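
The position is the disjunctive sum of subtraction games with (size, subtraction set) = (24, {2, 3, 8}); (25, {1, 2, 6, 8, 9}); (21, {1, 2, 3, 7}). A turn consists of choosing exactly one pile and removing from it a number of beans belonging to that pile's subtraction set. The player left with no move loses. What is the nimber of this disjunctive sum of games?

Pile A, S = {2, 3, 8}:
G(0) = 0
G(1) = mex{} = 0
G(2) = mex{0} = 1
G(3) = mex{0,0} = 1
G(4) = mex{1,0} = 2
G(5) = mex{1,1} = 0
G(6) = mex{2,1} = 0
G(7) = mex{0,2} = 1
G(8) = mex{0,0,0} = 1
G(9) = mex{1,0,0} = 2
G(10) = mex{1,1,1} = 0
G(11) = mex{2,1,1} = 0
G(12) = mex{0,2,2} = 1
G(13) = mex{0,0,0} = 1
G(14) = mex{1,0,0} = 2
G(15) = mex{1,1,1} = 0
G(16) = mex{2,1,1} = 0
G(17) = mex{0,2,2} = 1
G(18) = mex{0,0,0} = 1
G(19) = mex{1,0,0} = 2
G(20) = mex{1,1,1} = 0
G(21) = mex{2,1,1} = 0
G(22) = mex{0,2,2} = 1
G(23) = mex{0,0,0} = 1
G(24) = mex{1,0,0} = 2
G_A(24) = 2.
Pile B, S = {1, 2, 6, 8, 9}:
n :  0  1  2  3  4  5  6  7  8  9 10 11 12 13 14 15 16 17 18 19 20 21 22 23 24 25
G :  0  1  2  0  1  2  3  0  1  2  0  1  2  3  0  1  2  0  1  2  3  0  1  2  0  1
G_B(25) = 1.
Pile C, S = {1, 2, 3, 7}:
n :  0  1  2  3  4  5  6  7  8  9 10 11 12 13 14 15 16 17 18 19 20 21
G :  0  1  2  3  0  1  2  3  0  1  2  3  0  1  2  3  0  1  2  3  0  1
G_C(21) = 1.
Combined Grundy value = 2 ⊕ 1 ⊕ 1 = 2.

2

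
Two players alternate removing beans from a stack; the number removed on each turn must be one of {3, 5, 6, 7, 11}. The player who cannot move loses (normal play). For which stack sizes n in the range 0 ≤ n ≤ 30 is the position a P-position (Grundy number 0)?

0, 1, 2, 10, 14, 18, 22, 26, 30

n :  0  1  2  3  4  5  6  7  8  9 10 11 12 13 14 15 16 17 18 19 20 21 22 23 24 25 26 27 28 29 30
G :  0  0  0  1  1  1  2  2  2  3  0  3  4  1  0  5  2  1  0  3  2  1  0  3  2  1  0  3  2  1  0
P-positions are exactly the n with G(n) = 0.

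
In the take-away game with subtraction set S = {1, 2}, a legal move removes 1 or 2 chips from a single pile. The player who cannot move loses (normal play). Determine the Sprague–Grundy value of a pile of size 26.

2

G(0) = 0
G(1) = mex{0} = 1
G(2) = mex{1,0} = 2
G(3) = mex{2,1} = 0
G(4) = mex{0,2} = 1
G(5) = mex{1,0} = 2
G(6) = mex{2,1} = 0
G(7) = mex{0,2} = 1
G(8) = mex{1,0} = 2
G(9) = mex{2,1} = 0
G(10) = mex{0,2} = 1
G(11) = mex{1,0} = 2
G(12) = mex{2,1} = 0
G(13) = mex{0,2} = 1
G(14) = mex{1,0} = 2
G(15) = mex{2,1} = 0
G(16) = mex{0,2} = 1
G(17) = mex{1,0} = 2
G(18) = mex{2,1} = 0
G(19) = mex{0,2} = 1
G(20) = mex{1,0} = 2
G(21) = mex{2,1} = 0
G(22) = mex{0,2} = 1
G(23) = mex{1,0} = 2
G(24) = mex{2,1} = 0
G(25) = mex{0,2} = 1
G(26) = mex{1,0} = 2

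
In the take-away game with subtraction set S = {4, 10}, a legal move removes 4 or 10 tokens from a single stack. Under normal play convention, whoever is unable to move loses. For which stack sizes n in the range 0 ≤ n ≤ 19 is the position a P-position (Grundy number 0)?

0, 1, 2, 3, 8, 9, 14, 15, 16, 17

n :  0  1  2  3  4  5  6  7  8  9 10 11 12 13 14 15 16 17 18 19
G :  0  0  0  0  1  1  1  1  0  0  2  2  1  1  0  0  0  0  1  1
P-positions are exactly the n with G(n) = 0.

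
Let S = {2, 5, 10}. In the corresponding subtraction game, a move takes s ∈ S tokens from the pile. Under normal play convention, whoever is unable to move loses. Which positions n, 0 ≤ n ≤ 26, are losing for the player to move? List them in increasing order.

n :  0  1  2  3  4  5  6  7  8  9 10 11 12 13 14 15 16 17 18 19 20 21 22 23 24 25 26
G :  0  0  1  1  0  2  1  0  0  1  1  2  2  3  3  0  0  1  1  0  2  1  0  0  1  1  2
P-positions are exactly the n with G(n) = 0.

0, 1, 4, 7, 8, 15, 16, 19, 22, 23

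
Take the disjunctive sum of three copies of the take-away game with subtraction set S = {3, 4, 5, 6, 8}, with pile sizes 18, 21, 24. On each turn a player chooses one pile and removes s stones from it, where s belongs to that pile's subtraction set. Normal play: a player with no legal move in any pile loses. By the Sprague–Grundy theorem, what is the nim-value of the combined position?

1

All piles use S = {3, 4, 5, 6, 8}:
n :  0  1  2  3  4  5  6  7  8  9 10 11 12 13 14 15 16 17 18 19 20 21 22 23 24
G :  0  0  0  1  1  1  2  2  2  3  3  0  0  0  1  1  1  2  2  2  3  3  0  0  0
Pile A: G(18) = 2.
Pile B: G(21) = 3.
Pile C: G(24) = 0.
Combined Grundy value = 2 ⊕ 3 ⊕ 0 = 1.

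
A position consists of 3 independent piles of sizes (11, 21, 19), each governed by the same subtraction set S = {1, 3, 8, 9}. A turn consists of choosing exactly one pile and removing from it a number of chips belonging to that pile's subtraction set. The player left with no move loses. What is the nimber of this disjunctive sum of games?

3

All piles use S = {1, 3, 8, 9}:
G(0) = 0
G(1) = mex{0} = 1
G(2) = mex{1} = 0
G(3) = mex{0,0} = 1
G(4) = mex{1,1} = 0
G(5) = mex{0,0} = 1
G(6) = mex{1,1} = 0
G(7) = mex{0,0} = 1
G(8) = mex{1,1,0} = 2
G(9) = mex{2,0,1,0} = 3
G(10) = mex{3,1,0,1} = 2
G(11) = mex{2,2,1,0} = 3
G(12) = mex{3,3,0,1} = 2
G(13) = mex{2,2,1,0} = 3
G(14) = mex{3,3,0,1} = 2
G(15) = mex{2,2,1,0} = 3
G(16) = mex{3,3,2,1} = 0
G(17) = mex{0,2,3,2} = 1
G(18) = mex{1,3,2,3} = 0
G(19) = mex{0,0,3,2} = 1
G(20) = mex{1,1,2,3} = 0
G(21) = mex{0,0,3,2} = 1
Pile A: G(11) = 3.
Pile B: G(21) = 1.
Pile C: G(19) = 1.
Combined Grundy value = 3 ⊕ 1 ⊕ 1 = 3.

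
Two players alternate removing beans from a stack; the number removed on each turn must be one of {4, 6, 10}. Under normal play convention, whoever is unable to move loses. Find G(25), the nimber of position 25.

2

n :  0  1  2  3  4  5  6  7  8  9 10 11 12 13 14 15 16 17 18 19 20 21 22 23 24 25
G :  0  0  0  0  1  1  1  1  2  2  2  2  3  3  0  0  0  0  1  1  1  1  2  2  2  2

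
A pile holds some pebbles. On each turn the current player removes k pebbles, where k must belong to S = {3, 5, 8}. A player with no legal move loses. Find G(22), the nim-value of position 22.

n :  0  1  2  3  4  5  6  7  8  9 10 11 12 13 14 15 16 17 18 19 20 21 22
G :  0  0  0  1  1  1  2  2  2  3  3  0  0  0  1  1  1  2  2  2  3  3  0

0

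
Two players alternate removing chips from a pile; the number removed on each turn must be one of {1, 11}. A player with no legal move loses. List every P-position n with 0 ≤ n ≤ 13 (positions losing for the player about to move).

0, 2, 4, 6, 8, 10, 12

G(0) = 0
G(1) = mex{0} = 1
G(2) = mex{1} = 0
G(3) = mex{0} = 1
G(4) = mex{1} = 0
G(5) = mex{0} = 1
G(6) = mex{1} = 0
G(7) = mex{0} = 1
G(8) = mex{1} = 0
G(9) = mex{0} = 1
G(10) = mex{1} = 0
G(11) = mex{0,0} = 1
G(12) = mex{1,1} = 0
G(13) = mex{0,0} = 1
P-positions are exactly the n with G(n) = 0.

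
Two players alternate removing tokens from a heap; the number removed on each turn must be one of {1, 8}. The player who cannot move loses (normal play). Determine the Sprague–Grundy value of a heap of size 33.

0

n :  0  1  2  3  4  5  6  7  8  9 10 11 12 13 14 15 16 17 18 19 20 21 22 23 24 25 26 27 28 29 30 31 32 33
G :  0  1  0  1  0  1  0  1  2  0  1  0  1  0  1  0  1  2  0  1  0  1  0  1  0  1  2  0  1  0  1  0  1  0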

◆ ◆ ◆

» Task description:
Set down exactly what runs from the line containing "Two players alternate removing chips" through the last line above, both lines included.

» Result of this task:
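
Two players alternate removing chips from a pile; the number removed on each turn must be one of {1, 11}. A player with no legal move loses. List every P-position n with 0 ≤ n ≤ 13 (positions losing for the player about to move).

0, 2, 4, 6, 8, 10, 12

G(0) = 0
G(1) = mex{0} = 1
G(2) = mex{1} = 0
G(3) = mex{0} = 1
G(4) = mex{1} = 0
G(5) = mex{0} = 1
G(6) = mex{1} = 0
G(7) = mex{0} = 1
G(8) = mex{1} = 0
G(9) = mex{0} = 1
G(10) = mex{1} = 0
G(11) = mex{0,0} = 1
G(12) = mex{1,1} = 0
G(13) = mex{0,0} = 1
P-positions are exactly the n with G(n) = 0.

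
Two players alternate removing tokens from a heap; the number removed on each turn must be one of {1, 8}. The player who cannot move loses (normal play). Determine the Sprague–Grundy value of a heap of size 33.

0

n :  0  1  2  3  4  5  6  7  8  9 10 11 12 13 14 15 16 17 18 19 20 21 22 23 24 25 26 27 28 29 30 31 32 33
G :  0  1  0  1  0  1  0  1  2  0  1  0  1  0  1  0  1  2  0  1  0  1  0  1  0  1  2  0  1  0  1  0  1  0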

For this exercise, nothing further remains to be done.